-- Opening Marker --

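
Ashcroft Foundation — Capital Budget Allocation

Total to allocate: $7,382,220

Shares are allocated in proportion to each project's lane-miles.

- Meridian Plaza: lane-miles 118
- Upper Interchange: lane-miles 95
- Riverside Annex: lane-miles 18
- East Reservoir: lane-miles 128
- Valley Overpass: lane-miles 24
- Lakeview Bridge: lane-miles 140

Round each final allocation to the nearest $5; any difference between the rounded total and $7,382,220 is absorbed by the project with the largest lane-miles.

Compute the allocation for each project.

Meridian Plaza: $1,665,585 · Upper Interchange: $1,340,940 · Riverside Annex: $254,075 · East Reservoir: $1,806,740 · Valley Overpass: $338,765 · Lakeview Bridge: $1,976,115

Total lane-miles = 523.
Unrounded shares: Meridian Plaza 118/523 × $7,382,220 = 1,665,586.92; Upper Interchange 95/523 × $7,382,220 = 1,340,938.62; Riverside Annex 18/523 × $7,382,220 = 254,072.58; East Reservoir 128/523 × $7,382,220 = 1,806,738.36; Valley Overpass 24/523 × $7,382,220 = 338,763.44; Lakeview Bridge 140/523 × $7,382,220 = 1,976,120.08.
At nearest $5: Meridian Plaza $1,665,585; Upper Interchange $1,340,940; Riverside Annex $254,075; East Reservoir $1,806,740; Valley Overpass $338,765; Lakeview Bridge $1,976,120. Sum = $7,382,225.
Difference $7,382,220 − $7,382,225 = −$5 applied to largest lane-miles (Lakeview Bridge): Lakeview Bridge becomes $1,976,115.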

-- Closing Marker --

* [WHAT IS REQUIRED]: Return the material exactly as it stands above, but only from its first line to the line containing "- Lakeview Bridge: lane-miles 140", both ends included.

* [EXPECTED OUTPUT]:
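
Ashcroft Foundation — Capital Budget Allocation

Total to allocate: $7,382,220

Shares are allocated in proportion to each project's lane-miles.

- Meridian Plaza: lane-miles 118
- Upper Interchange: lane-miles 95
- Riverside Annex: lane-miles 18
- East Reservoir: lane-miles 128
- Valley Overpass: lane-miles 24
- Lakeview Bridge: lane-miles 140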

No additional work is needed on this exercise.